Material for the task:

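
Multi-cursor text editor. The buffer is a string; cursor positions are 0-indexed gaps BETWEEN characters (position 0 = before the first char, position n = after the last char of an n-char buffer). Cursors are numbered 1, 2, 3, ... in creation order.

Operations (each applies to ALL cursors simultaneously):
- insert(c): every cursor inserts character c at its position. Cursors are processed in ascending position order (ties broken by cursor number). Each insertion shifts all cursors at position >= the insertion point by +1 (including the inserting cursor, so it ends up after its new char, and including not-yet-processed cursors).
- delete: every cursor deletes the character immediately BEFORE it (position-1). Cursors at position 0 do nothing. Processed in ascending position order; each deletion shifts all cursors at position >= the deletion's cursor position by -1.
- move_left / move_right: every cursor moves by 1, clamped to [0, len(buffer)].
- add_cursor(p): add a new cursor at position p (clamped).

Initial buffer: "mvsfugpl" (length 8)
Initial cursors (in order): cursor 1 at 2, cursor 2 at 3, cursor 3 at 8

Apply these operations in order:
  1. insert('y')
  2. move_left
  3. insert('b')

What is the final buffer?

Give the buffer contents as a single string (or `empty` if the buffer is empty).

Answer: mvbysbyfugplby

Derivation:
After op 1 (insert('y')): buffer="mvysyfugply" (len 11), cursors c1@3 c2@5 c3@11, authorship ..1.2.....3
After op 2 (move_left): buffer="mvysyfugply" (len 11), cursors c1@2 c2@4 c3@10, authorship ..1.2.....3
After op 3 (insert('b')): buffer="mvbysbyfugplby" (len 14), cursors c1@3 c2@6 c3@13, authorship ..11.22.....33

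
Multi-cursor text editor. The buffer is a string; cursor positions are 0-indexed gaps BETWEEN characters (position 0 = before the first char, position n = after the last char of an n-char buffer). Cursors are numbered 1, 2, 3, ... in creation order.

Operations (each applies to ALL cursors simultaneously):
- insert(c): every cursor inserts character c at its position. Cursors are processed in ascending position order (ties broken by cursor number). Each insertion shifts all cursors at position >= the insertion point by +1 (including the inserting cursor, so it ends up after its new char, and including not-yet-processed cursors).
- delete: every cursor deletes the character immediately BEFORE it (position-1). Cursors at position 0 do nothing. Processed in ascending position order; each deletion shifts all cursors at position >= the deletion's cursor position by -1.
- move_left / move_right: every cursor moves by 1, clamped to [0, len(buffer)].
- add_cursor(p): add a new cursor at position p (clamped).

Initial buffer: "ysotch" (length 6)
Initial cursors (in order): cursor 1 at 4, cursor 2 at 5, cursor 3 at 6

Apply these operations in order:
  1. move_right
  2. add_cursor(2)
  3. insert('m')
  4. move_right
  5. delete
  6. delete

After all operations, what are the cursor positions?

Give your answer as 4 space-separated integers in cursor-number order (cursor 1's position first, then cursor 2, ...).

Answer: 2 2 2 2

Derivation:
After op 1 (move_right): buffer="ysotch" (len 6), cursors c1@5 c2@6 c3@6, authorship ......
After op 2 (add_cursor(2)): buffer="ysotch" (len 6), cursors c4@2 c1@5 c2@6 c3@6, authorship ......
After op 3 (insert('m')): buffer="ysmotcmhmm" (len 10), cursors c4@3 c1@7 c2@10 c3@10, authorship ..4...1.23
After op 4 (move_right): buffer="ysmotcmhmm" (len 10), cursors c4@4 c1@8 c2@10 c3@10, authorship ..4...1.23
After op 5 (delete): buffer="ysmtcm" (len 6), cursors c4@3 c1@6 c2@6 c3@6, authorship ..4..1
After op 6 (delete): buffer="ys" (len 2), cursors c1@2 c2@2 c3@2 c4@2, authorship ..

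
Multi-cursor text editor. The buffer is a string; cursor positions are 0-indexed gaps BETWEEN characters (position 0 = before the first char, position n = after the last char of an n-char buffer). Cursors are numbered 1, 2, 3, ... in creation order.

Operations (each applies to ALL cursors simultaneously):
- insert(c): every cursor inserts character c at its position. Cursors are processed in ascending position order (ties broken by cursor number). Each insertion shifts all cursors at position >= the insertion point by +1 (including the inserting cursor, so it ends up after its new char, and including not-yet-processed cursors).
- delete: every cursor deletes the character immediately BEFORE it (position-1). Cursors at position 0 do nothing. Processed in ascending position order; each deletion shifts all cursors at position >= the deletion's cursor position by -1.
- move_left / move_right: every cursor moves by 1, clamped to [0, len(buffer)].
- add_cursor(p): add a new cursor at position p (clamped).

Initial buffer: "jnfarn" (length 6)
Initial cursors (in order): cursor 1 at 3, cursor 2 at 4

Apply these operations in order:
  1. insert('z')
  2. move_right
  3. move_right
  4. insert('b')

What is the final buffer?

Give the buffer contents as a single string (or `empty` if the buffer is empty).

After op 1 (insert('z')): buffer="jnfzazrn" (len 8), cursors c1@4 c2@6, authorship ...1.2..
After op 2 (move_right): buffer="jnfzazrn" (len 8), cursors c1@5 c2@7, authorship ...1.2..
After op 3 (move_right): buffer="jnfzazrn" (len 8), cursors c1@6 c2@8, authorship ...1.2..
After op 4 (insert('b')): buffer="jnfzazbrnb" (len 10), cursors c1@7 c2@10, authorship ...1.21..2

Answer: jnfzazbrnb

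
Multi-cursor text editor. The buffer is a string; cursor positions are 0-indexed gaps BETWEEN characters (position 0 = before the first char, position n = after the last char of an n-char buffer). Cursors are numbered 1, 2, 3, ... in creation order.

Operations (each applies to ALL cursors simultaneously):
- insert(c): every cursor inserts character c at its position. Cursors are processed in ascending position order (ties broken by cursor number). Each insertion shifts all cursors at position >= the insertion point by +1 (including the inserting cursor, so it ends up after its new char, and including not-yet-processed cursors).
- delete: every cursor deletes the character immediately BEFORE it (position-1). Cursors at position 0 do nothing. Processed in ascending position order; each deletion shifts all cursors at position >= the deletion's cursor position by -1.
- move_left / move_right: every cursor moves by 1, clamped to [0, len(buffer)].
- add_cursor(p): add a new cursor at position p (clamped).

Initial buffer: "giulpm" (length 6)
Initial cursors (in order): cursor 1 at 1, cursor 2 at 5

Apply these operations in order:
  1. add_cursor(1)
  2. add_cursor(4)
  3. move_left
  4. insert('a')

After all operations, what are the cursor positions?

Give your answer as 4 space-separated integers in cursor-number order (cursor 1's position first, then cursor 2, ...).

After op 1 (add_cursor(1)): buffer="giulpm" (len 6), cursors c1@1 c3@1 c2@5, authorship ......
After op 2 (add_cursor(4)): buffer="giulpm" (len 6), cursors c1@1 c3@1 c4@4 c2@5, authorship ......
After op 3 (move_left): buffer="giulpm" (len 6), cursors c1@0 c3@0 c4@3 c2@4, authorship ......
After op 4 (insert('a')): buffer="aagiualapm" (len 10), cursors c1@2 c3@2 c4@6 c2@8, authorship 13...4.2..

Answer: 2 8 2 6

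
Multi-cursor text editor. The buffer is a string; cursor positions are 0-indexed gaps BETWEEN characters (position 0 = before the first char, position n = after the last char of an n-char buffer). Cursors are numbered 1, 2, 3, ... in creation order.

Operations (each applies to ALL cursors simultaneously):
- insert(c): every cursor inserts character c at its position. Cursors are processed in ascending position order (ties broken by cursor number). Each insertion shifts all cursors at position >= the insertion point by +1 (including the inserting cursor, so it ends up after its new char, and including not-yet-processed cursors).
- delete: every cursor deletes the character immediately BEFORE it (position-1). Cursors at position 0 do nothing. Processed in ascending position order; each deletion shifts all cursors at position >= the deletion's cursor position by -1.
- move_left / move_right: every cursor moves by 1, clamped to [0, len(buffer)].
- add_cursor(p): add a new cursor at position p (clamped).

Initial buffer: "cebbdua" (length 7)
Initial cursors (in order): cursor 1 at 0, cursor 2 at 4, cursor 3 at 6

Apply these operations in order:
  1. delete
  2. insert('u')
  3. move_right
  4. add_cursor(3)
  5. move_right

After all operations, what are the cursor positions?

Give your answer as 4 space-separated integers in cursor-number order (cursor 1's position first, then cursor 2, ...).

Answer: 3 7 8 4

Derivation:
After op 1 (delete): buffer="cebda" (len 5), cursors c1@0 c2@3 c3@4, authorship .....
After op 2 (insert('u')): buffer="ucebudua" (len 8), cursors c1@1 c2@5 c3@7, authorship 1...2.3.
After op 3 (move_right): buffer="ucebudua" (len 8), cursors c1@2 c2@6 c3@8, authorship 1...2.3.
After op 4 (add_cursor(3)): buffer="ucebudua" (len 8), cursors c1@2 c4@3 c2@6 c3@8, authorship 1...2.3.
After op 5 (move_right): buffer="ucebudua" (len 8), cursors c1@3 c4@4 c2@7 c3@8, authorship 1...2.3.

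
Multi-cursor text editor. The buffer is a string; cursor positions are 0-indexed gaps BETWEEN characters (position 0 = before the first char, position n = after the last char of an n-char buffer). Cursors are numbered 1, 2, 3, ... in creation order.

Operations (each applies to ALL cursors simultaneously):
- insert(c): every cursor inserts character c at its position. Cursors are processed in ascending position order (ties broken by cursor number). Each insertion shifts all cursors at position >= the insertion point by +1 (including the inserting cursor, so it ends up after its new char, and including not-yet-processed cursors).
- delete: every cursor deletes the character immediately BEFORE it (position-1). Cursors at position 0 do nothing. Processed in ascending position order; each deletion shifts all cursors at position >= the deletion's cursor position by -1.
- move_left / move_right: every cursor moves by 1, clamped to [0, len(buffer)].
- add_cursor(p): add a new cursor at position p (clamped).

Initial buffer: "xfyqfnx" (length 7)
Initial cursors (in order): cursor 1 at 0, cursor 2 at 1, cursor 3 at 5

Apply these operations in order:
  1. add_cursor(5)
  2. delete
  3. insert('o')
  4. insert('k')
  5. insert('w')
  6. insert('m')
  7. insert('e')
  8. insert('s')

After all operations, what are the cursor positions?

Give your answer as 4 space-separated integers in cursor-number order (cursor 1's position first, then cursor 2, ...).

Answer: 12 12 26 26

Derivation:
After op 1 (add_cursor(5)): buffer="xfyqfnx" (len 7), cursors c1@0 c2@1 c3@5 c4@5, authorship .......
After op 2 (delete): buffer="fynx" (len 4), cursors c1@0 c2@0 c3@2 c4@2, authorship ....
After op 3 (insert('o')): buffer="oofyoonx" (len 8), cursors c1@2 c2@2 c3@6 c4@6, authorship 12..34..
After op 4 (insert('k')): buffer="ookkfyookknx" (len 12), cursors c1@4 c2@4 c3@10 c4@10, authorship 1212..3434..
After op 5 (insert('w')): buffer="ookkwwfyookkwwnx" (len 16), cursors c1@6 c2@6 c3@14 c4@14, authorship 121212..343434..
After op 6 (insert('m')): buffer="ookkwwmmfyookkwwmmnx" (len 20), cursors c1@8 c2@8 c3@18 c4@18, authorship 12121212..34343434..
After op 7 (insert('e')): buffer="ookkwwmmeefyookkwwmmeenx" (len 24), cursors c1@10 c2@10 c3@22 c4@22, authorship 1212121212..3434343434..
After op 8 (insert('s')): buffer="ookkwwmmeessfyookkwwmmeessnx" (len 28), cursors c1@12 c2@12 c3@26 c4@26, authorship 121212121212..343434343434..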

The problem:
Search the entries for "length" and copy out each line that has it.

Answer to the problem:
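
Initial buffer: "mvsfugpl" (length 8)
Initial buffer: "ysotch" (length 6)
Initial buffer: "jnfarn" (length 6)
Initial buffer: "giulpm" (length 6)
Initial buffer: "cebbdua" (length 7)
Initial buffer: "xfyqfnx" (length 7)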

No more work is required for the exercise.